#### PROBLEM DESCRIPTION
Write out the records once more, exactly as given.
▬▬▬
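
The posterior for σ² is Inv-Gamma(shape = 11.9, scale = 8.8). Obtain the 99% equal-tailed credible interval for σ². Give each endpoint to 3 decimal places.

Inverse-Gamma(11.9, 8.8) quantiles: F⁻¹(0.005) and F⁻¹(0.995).
Equivalently, 1/σ² ~ Gamma(11.9, rate = 8.8); invert its 0.995 and 0.005 quantiles.
Posterior mean ≈ 0.807, SD ≈ 0.257; a Normal approximation gives roughly [0.146, 1.468].
Exact: lower = 0.389; upper = 1.803.

[0.389, 1.803]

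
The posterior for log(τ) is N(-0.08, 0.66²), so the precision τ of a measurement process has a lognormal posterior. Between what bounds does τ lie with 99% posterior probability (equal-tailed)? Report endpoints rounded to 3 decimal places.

On the log scale the 99% interval is -0.08 ± 2.576 × 0.66 = [-1.7800, 1.6200].
Exponentiate: [e^-1.7800, e^1.6200] = [0.169, 5.053].

[0.169, 5.053]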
▬▬▬
#### ANSWER TO THE PROBLEM
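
The posterior for σ² is Inv-Gamma(shape = 11.9, scale = 8.8). Obtain the 99% equal-tailed credible interval for σ². Give each endpoint to 3 decimal places.

Inverse-Gamma(11.9, 8.8) quantiles: F⁻¹(0.005) and F⁻¹(0.995).
Equivalently, 1/σ² ~ Gamma(11.9, rate = 8.8); invert its 0.995 and 0.005 quantiles.
Posterior mean ≈ 0.807, SD ≈ 0.257; a Normal approximation gives roughly [0.146, 1.468].
Exact: lower = 0.389; upper = 1.803.

[0.389, 1.803]

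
The posterior for log(τ) is N(-0.08, 0.66²), so the precision τ of a measurement process has a lognormal posterior. Between what bounds does τ lie with 99% posterior probability (equal-tailed)? Report endpoints rounded to 3 decimal places.

On the log scale the 99% interval is -0.08 ± 2.576 × 0.66 = [-1.7800, 1.6200].
Exponentiate: [e^-1.7800, e^1.6200] = [0.169, 5.053].

[0.169, 5.053]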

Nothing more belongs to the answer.